Activity – Retype the entries below exactly, but begin at the line containing "There are n*(n-1)/2" and end at the last line.

------ Dataset records

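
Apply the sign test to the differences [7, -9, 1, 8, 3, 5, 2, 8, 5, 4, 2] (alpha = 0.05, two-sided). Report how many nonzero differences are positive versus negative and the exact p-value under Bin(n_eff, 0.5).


Step 1: Discard zero differences. Original n = 11; n_eff = number of nonzero differences = 11.
Nonzero differences (with sign): +7, -9, +1, +8, +3, +5, +2, +8, +5, +4, +2
Step 2: Count signs: positive = 10, negative = 1.
Step 3: Under H0: P(positive) = 0.5, so the number of positives S ~ Bin(11, 0.5).
Step 4: Two-sided exact p-value = sum of Bin(11,0.5) probabilities at or below the observed probability = 0.011719.
Step 5: alpha = 0.05. reject H0.

n_eff = 11, pos = 10, neg = 1, p = 0.011719, reject H0.


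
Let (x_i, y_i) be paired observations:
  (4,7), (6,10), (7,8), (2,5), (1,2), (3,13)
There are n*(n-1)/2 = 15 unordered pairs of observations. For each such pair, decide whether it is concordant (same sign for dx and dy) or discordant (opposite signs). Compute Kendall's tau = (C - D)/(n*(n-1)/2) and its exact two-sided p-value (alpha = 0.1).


Step 1: Enumerate the 15 unordered pairs (i,j) with i<j and classify each by sign(x_j-x_i) * sign(y_j-y_i).
  (1,2):dx=+2,dy=+3->C; (1,3):dx=+3,dy=+1->C; (1,4):dx=-2,dy=-2->C; (1,5):dx=-3,dy=-5->C
  (1,6):dx=-1,dy=+6->D; (2,3):dx=+1,dy=-2->D; (2,4):dx=-4,dy=-5->C; (2,5):dx=-5,dy=-8->C
  (2,6):dx=-3,dy=+3->D; (3,4):dx=-5,dy=-3->C; (3,5):dx=-6,dy=-6->C; (3,6):dx=-4,dy=+5->D
  (4,5):dx=-1,dy=-3->C; (4,6):dx=+1,dy=+8->C; (5,6):dx=+2,dy=+11->C
Step 2: C = 11, D = 4, total pairs = 15.
Step 3: tau = (C - D)/(n(n-1)/2) = (11 - 4)/15 = 0.466667.
Step 4: Exact two-sided p-value (enumerate n! = 720 permutations of y under H0): p = 0.272222.
Step 5: alpha = 0.1. fail to reject H0.

tau_b = 0.4667 (C=11, D=4), p = 0.272222, fail to reject H0.


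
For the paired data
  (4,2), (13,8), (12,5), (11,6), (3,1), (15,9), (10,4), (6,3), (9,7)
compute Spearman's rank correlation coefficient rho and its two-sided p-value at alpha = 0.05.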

------------

Result –
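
There are n*(n-1)/2 = 15 unordered pairs of observations. For each such pair, decide whether it is concordant (same sign for dx and dy) or discordant (opposite signs). Compute Kendall's tau = (C - D)/(n*(n-1)/2) and its exact two-sided p-value (alpha = 0.1).


Step 1: Enumerate the 15 unordered pairs (i,j) with i<j and classify each by sign(x_j-x_i) * sign(y_j-y_i).
  (1,2):dx=+2,dy=+3->C; (1,3):dx=+3,dy=+1->C; (1,4):dx=-2,dy=-2->C; (1,5):dx=-3,dy=-5->C
  (1,6):dx=-1,dy=+6->D; (2,3):dx=+1,dy=-2->D; (2,4):dx=-4,dy=-5->C; (2,5):dx=-5,dy=-8->C
  (2,6):dx=-3,dy=+3->D; (3,4):dx=-5,dy=-3->C; (3,5):dx=-6,dy=-6->C; (3,6):dx=-4,dy=+5->D
  (4,5):dx=-1,dy=-3->C; (4,6):dx=+1,dy=+8->C; (5,6):dx=+2,dy=+11->C
Step 2: C = 11, D = 4, total pairs = 15.
Step 3: tau = (C - D)/(n(n-1)/2) = (11 - 4)/15 = 0.466667.
Step 4: Exact two-sided p-value (enumerate n! = 720 permutations of y under H0): p = 0.272222.
Step 5: alpha = 0.1. fail to reject H0.

tau_b = 0.4667 (C=11, D=4), p = 0.272222, fail to reject H0.


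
For the paired data
  (4,2), (13,8), (12,5), (11,6), (3,1), (15,9), (10,4), (6,3), (9,7)
compute Spearman's rank correlation coefficient rho and its two-sided p-value at alpha = 0.05.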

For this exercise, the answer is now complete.